WHAT YOU WILL DO: The answer must consist of every line in the data that contains "given".

━━━ DATA FOR REVIEW

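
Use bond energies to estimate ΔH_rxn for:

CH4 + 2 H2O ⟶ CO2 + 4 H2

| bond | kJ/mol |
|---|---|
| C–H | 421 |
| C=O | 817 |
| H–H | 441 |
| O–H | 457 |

ΔH ≈ +114 kJ

Bonds broken (reactants):
  C–H: 4 × 421 = 1684
  O–H: 4 × 457 = 1828
  Σ(broken) = 3512 kJ
Bonds formed (products):
  C=O: 2 × 817 = 1634
  H–H: 4 × 441 = 1764
  Σ(formed) = 3398 kJ
ΔH = Σ(broken) − Σ(formed) = 3512 − 3398 = +114 kJ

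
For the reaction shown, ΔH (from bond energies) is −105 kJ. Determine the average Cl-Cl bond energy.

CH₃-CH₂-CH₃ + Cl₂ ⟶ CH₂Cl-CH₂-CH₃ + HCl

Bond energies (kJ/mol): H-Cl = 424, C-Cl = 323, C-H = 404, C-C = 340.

D(Cl-Cl) ≈ 238 kJ/mol

Let D be the Cl-Cl bond energy.
Σ(broken) = 2×340 + 8×404 + 1×D = 3912 + D
Σ(formed) = 2×340 + 1×323 + 7×404 + 1×424 = 4255
ΔH = Σ(broken) − Σ(formed) = (3912 + D) − (4255) = −343 + D
Setting this equal to −105 kJ gives D = 238 kJ/mol.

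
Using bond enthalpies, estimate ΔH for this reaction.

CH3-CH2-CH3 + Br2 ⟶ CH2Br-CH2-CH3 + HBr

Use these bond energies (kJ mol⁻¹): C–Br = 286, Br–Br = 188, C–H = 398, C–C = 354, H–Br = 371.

ΔH ≈ −71 kJ

Bonds broken (reactants):
  Br–Br: 1 × 188 = 188
  C–C: 2 × 354 = 708
  C–H: 8 × 398 = 3184
  Σ(broken) = 4080 kJ
Bonds formed (products):
  C–Br: 1 × 286 = 286
  C–C: 2 × 354 = 708
  C–H: 7 × 398 = 2786
  H–Br: 1 × 371 = 371
  Σ(formed) = 4151 kJ
ΔH = Σ(broken) − Σ(formed) = 4080 − 4151 = −71 kJ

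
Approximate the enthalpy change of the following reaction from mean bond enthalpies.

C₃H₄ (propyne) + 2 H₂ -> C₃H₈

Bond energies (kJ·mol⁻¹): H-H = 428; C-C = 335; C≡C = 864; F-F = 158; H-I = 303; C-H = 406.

Bonds broken (reactants):
  C≡C: 1 × 864 = 864
  C-C: 1 × 335 = 335
  C-H: 4 × 406 = 1624
  H-H: 2 × 428 = 856
  Σ(broken) = 3679 kJ
Bonds formed (products):
  C-C: 2 × 335 = 670
  C-H: 8 × 406 = 3248
  Σ(formed) = 3918 kJ
ΔH = Σ(broken) − Σ(formed) = 3679 − 3918 = −239 kJ

ΔH ≈ −239 kJ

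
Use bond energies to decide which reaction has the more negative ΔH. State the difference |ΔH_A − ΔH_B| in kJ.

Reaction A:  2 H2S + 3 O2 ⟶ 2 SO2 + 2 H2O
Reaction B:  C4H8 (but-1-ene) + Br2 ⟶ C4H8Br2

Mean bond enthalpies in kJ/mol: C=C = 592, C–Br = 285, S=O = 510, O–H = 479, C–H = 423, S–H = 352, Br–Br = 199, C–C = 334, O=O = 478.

Reaction A:
  Bonds broken (reactants):
    O=O: 3 × 478 = 1434
    S–H: 4 × 352 = 1408
    Σ(broken) = 2842 kJ
  Bonds formed (products):
    O–H: 4 × 479 = 1916
    S=O: 4 × 510 = 2040
    Σ(formed) = 3956 kJ
  ΔH_A = 2842 − 3956 = −1114 kJ
Reaction B:
  Bonds broken (reactants):
    Br–Br: 1 × 199 = 199
    C–C: 2 × 334 = 668
    C–H: 8 × 423 = 3384
    C=C: 1 × 592 = 592
    Σ(broken) = 4843 kJ
  Bonds formed (products):
    C–Br: 2 × 285 = 570
    C–C: 3 × 334 = 1002
    C–H: 8 × 423 = 3384
    Σ(formed) = 4956 kJ
  ΔH_B = 4843 − 4956 = −113 kJ
ΔH_A − ΔH_B = −1001 kJ, so reaction A has the more negative ΔH; |ΔH_A − ΔH_B| = 1001 kJ.

Reaction A, by 1001 kJ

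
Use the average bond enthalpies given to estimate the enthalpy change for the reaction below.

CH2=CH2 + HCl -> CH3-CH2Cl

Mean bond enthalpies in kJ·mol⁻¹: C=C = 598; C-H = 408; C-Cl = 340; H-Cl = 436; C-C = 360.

ΔH ≈ −74 kJ

Bonds broken (reactants):
  C-H: 4 × 408 = 1632
  C=C: 1 × 598 = 598
  H-Cl: 1 × 436 = 436
  Σ(broken) = 2666 kJ
Bonds formed (products):
  C-C: 1 × 360 = 360
  C-Cl: 1 × 340 = 340
  C-H: 5 × 408 = 2040
  Σ(formed) = 2740 kJ
ΔH = Σ(broken) − Σ(formed) = 2666 − 2740 = −74 kJ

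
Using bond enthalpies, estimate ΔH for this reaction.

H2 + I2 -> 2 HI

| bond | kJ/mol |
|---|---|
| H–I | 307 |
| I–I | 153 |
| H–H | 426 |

Bonds broken (reactants):
  H–H: 1 × 426 = 426
  I–I: 1 × 153 = 153
  Σ(broken) = 579 kJ
Bonds formed (products):
  H–I: 2 × 307 = 614
  Σ(formed) = 614 kJ
ΔH = Σ(broken) − Σ(formed) = 579 − 614 = −35 kJ

ΔH ≈ −35 kJ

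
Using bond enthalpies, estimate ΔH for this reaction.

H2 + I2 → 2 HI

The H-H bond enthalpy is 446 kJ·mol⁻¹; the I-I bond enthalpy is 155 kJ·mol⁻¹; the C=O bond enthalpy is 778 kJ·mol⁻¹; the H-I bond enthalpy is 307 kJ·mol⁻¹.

Bonds broken (reactants):
  H-H: 1 × 446 = 446
  I-I: 1 × 155 = 155
  Σ(broken) = 601 kJ
Bonds formed (products):
  H-I: 2 × 307 = 614
  Σ(formed) = 614 kJ
ΔH = Σ(broken) − Σ(formed) = 601 − 614 = −13 kJ

ΔH ≈ −13 kJ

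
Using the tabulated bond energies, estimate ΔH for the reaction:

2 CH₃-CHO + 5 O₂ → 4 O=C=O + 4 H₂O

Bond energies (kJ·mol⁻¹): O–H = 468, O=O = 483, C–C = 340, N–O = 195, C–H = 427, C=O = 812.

Bonds broken (reactants):
  C–C: 2 × 340 = 680
  C–H: 8 × 427 = 3416
  C=O: 2 × 812 = 1624
  O=O: 5 × 483 = 2415
  Σ(broken) = 8135 kJ
Bonds formed (products):
  C=O: 8 × 812 = 6496
  O–H: 8 × 468 = 3744
  Σ(formed) = 10240 kJ
ΔH = Σ(broken) − Σ(formed) = 8135 − 10240 = −2105 kJ

ΔH ≈ −2105 kJ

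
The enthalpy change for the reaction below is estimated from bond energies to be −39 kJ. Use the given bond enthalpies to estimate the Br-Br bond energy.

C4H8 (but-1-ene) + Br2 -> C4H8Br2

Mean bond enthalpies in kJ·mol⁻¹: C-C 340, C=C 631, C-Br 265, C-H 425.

Let D be the Br-Br bond energy.
Σ(broken) = 1×D + 2×340 + 8×425 + 1×631 = 4711 + D
Σ(formed) = 2×265 + 3×340 + 8×425 = 4950
ΔH = Σ(broken) − Σ(formed) = (4711 + D) − (4950) = −239 + D
Setting this equal to −39 kJ gives D = 200 kJ/mol.

D(Br-Br) ≈ 200 kJ/mol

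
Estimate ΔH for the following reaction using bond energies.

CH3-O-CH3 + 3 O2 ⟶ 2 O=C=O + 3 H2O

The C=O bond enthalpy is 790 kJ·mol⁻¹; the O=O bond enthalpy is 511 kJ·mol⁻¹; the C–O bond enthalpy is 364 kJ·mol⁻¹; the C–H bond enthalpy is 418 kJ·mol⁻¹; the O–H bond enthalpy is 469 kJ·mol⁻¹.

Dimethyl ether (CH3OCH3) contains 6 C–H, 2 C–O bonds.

Bonds broken (reactants):
  C–H: 6 × 418 = 2508
  C–O: 2 × 364 = 728
  O=O: 3 × 511 = 1533
  Σ(broken) = 4769 kJ
Bonds formed (products):
  C=O: 4 × 790 = 3160
  O–H: 6 × 469 = 2814
  Σ(formed) = 5974 kJ
ΔH = Σ(broken) − Σ(formed) = 4769 − 5974 = −1205 kJ

ΔH ≈ −1205 kJ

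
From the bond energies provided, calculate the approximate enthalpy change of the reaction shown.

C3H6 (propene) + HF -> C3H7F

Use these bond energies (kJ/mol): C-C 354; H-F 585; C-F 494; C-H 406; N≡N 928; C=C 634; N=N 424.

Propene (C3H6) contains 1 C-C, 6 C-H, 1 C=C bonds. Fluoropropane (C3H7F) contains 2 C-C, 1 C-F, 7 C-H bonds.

ΔH ≈ −35 kJ

Bonds broken (reactants):
  C-C: 1 × 354 = 354
  C-H: 6 × 406 = 2436
  C=C: 1 × 634 = 634
  H-F: 1 × 585 = 585
  Σ(broken) = 4009 kJ
Bonds formed (products):
  C-C: 2 × 354 = 708
  C-F: 1 × 494 = 494
  C-H: 7 × 406 = 2842
  Σ(formed) = 4044 kJ
ΔH = Σ(broken) − Σ(formed) = 4009 − 4044 = −35 kJ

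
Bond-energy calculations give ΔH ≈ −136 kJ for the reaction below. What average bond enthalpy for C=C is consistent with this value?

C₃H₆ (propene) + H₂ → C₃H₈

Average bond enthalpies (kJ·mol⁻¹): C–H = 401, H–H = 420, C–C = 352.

Let D be the C=C bond energy.
Σ(broken) = 1×352 + 6×401 + 1×D + 1×420 = 3178 + D
Σ(formed) = 2×352 + 8×401 = 3912
ΔH = Σ(broken) − Σ(formed) = (3178 + D) − (3912) = −734 + D
Setting this equal to −136 kJ gives D = 598 kJ/mol.

D(C=C) ≈ 598 kJ/mol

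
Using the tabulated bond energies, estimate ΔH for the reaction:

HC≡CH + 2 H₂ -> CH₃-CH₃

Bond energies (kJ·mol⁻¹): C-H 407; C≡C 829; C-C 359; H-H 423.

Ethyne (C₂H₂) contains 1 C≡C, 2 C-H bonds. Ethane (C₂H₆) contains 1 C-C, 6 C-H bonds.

ΔH ≈ −312 kJ

Bonds broken (reactants):
  C≡C: 1 × 829 = 829
  C-H: 2 × 407 = 814
  H-H: 2 × 423 = 846
  Σ(broken) = 2489 kJ
Bonds formed (products):
  C-C: 1 × 359 = 359
  C-H: 6 × 407 = 2442
  Σ(formed) = 2801 kJ
ΔH = Σ(broken) − Σ(formed) = 2489 − 2801 = −312 kJ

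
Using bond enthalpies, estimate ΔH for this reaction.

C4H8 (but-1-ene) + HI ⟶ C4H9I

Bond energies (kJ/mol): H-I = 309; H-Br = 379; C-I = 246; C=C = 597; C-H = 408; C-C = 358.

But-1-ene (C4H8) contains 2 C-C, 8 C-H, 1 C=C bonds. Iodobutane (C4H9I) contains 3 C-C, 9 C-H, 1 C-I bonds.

ΔH ≈ −106 kJ

Bonds broken (reactants):
  C-C: 2 × 358 = 716
  C-H: 8 × 408 = 3264
  C=C: 1 × 597 = 597
  H-I: 1 × 309 = 309
  Σ(broken) = 4886 kJ
Bonds formed (products):
  C-C: 3 × 358 = 1074
  C-H: 9 × 408 = 3672
  C-I: 1 × 246 = 246
  Σ(formed) = 4992 kJ
ΔH = Σ(broken) − Σ(formed) = 4886 − 4992 = −106 kJ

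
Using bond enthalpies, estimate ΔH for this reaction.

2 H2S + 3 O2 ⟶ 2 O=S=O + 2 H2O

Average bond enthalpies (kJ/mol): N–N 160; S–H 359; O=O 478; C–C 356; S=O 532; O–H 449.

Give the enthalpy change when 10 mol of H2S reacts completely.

Bonds broken (reactants):
  O=O: 3 × 478 = 1434
  S–H: 4 × 359 = 1436
  Σ(broken) = 2870 kJ
Bonds formed (products):
  O–H: 4 × 449 = 1796
  S=O: 4 × 532 = 2128
  Σ(formed) = 3924 kJ
ΔH = Σ(broken) − Σ(formed) = 2870 − 3924 = −1054 kJ
For 5× the reaction as written: 5 × (−1054) = −5270 kJ

ΔH = −5270 kJ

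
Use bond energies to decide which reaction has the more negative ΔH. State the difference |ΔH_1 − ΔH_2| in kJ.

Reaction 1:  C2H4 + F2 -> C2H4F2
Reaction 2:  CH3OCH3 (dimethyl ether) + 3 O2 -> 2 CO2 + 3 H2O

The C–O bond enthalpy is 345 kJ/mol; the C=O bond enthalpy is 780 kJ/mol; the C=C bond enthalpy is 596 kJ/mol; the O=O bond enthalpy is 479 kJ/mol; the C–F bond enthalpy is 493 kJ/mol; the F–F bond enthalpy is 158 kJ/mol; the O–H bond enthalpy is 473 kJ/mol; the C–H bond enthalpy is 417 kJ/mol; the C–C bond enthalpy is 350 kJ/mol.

Reaction 1:
  Bonds broken (reactants):
    C–H: 4 × 417 = 1668
    C=C: 1 × 596 = 596
    F–F: 1 × 158 = 158
    Σ(broken) = 2422 kJ
  Bonds formed (products):
    C–C: 1 × 350 = 350
    C–F: 2 × 493 = 986
    C–H: 4 × 417 = 1668
    Σ(formed) = 3004 kJ
  ΔH_1 = 2422 − 3004 = −582 kJ
Reaction 2:
  Bonds broken (reactants):
    C–H: 6 × 417 = 2502
    C–O: 2 × 345 = 690
    O=O: 3 × 479 = 1437
    Σ(broken) = 4629 kJ
  Bonds formed (products):
    C=O: 4 × 780 = 3120
    O–H: 6 × 473 = 2838
    Σ(formed) = 5958 kJ
  ΔH_2 = 4629 − 5958 = −1329 kJ
ΔH_1 − ΔH_2 = +747 kJ, so reaction 2 has the more negative ΔH; |ΔH_1 − ΔH_2| = 747 kJ.

Reaction 2, by 747 kJ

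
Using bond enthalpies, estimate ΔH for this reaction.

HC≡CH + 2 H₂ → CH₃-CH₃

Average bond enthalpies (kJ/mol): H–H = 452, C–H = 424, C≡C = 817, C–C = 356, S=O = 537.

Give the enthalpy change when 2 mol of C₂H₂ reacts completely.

Bonds broken (reactants):
  C≡C: 1 × 817 = 817
  C–H: 2 × 424 = 848
  H–H: 2 × 452 = 904
  Σ(broken) = 2569 kJ
Bonds formed (products):
  C–C: 1 × 356 = 356
  C–H: 6 × 424 = 2544
  Σ(formed) = 2900 kJ
ΔH = Σ(broken) − Σ(formed) = 2569 − 2900 = −331 kJ
For 2× the reaction as written: 2 × (−331) = −662 kJ

ΔH = −662 kJ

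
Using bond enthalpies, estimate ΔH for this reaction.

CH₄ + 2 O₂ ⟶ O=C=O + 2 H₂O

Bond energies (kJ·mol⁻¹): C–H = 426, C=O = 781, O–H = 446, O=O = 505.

Bonds broken (reactants):
  C–H: 4 × 426 = 1704
  O=O: 2 × 505 = 1010
  Σ(broken) = 2714 kJ
Bonds formed (products):
  C=O: 2 × 781 = 1562
  O–H: 4 × 446 = 1784
  Σ(formed) = 3346 kJ
ΔH = Σ(broken) − Σ(formed) = 2714 − 3346 = −632 kJ

ΔH ≈ −632 kJ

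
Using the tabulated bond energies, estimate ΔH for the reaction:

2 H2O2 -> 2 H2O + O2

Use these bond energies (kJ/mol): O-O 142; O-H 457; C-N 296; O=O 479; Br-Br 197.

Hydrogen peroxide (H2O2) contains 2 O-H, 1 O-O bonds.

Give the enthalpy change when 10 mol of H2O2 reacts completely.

Bonds broken (reactants):
  O-H: 4 × 457 = 1828
  O-O: 2 × 142 = 284
  Σ(broken) = 2112 kJ
Bonds formed (products):
  O-H: 4 × 457 = 1828
  O=O: 1 × 479 = 479
  Σ(formed) = 2307 kJ
ΔH = Σ(broken) − Σ(formed) = 2112 − 2307 = −195 kJ
For 5× the reaction as written: 5 × (−195) = −975 kJ

ΔH = −975 kJ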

━━━━━━

PROBLEM SOLUTION:
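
Use the average bond enthalpies given to estimate the enthalpy change for the reaction below.
The enthalpy change for the reaction below is estimated from bond energies to be −39 kJ. Use the given bond enthalpies to estimate the Br-Br bond energy.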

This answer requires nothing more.